##### Material shown #####

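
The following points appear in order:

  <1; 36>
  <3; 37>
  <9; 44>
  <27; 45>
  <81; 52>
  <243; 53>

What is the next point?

First part: 1, 3, 9, 27, 81, 243 → 729 (×3 each step).
Second part: alternating steps +1, +7, +1, +7, …, so 36, 37, 44, 45, 52, 53 → 60.
Combining the parts gives <729; 60>.

<729; 60>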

#####

Exercise:
Each entry above needs to be duplicated exactly.

Finished task:
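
The following points appear in order:

  <1; 36>
  <3; 37>
  <9; 44>
  <27; 45>
  <81; 52>
  <243; 53>

What is the next point?

First part: 1, 3, 9, 27, 81, 243 → 729 (×3 each step).
Second part: alternating steps +1, +7, +1, +7, …, so 36, 37, 44, 45, 52, 53 → 60.
Combining the parts gives <729; 60>.

<729; 60>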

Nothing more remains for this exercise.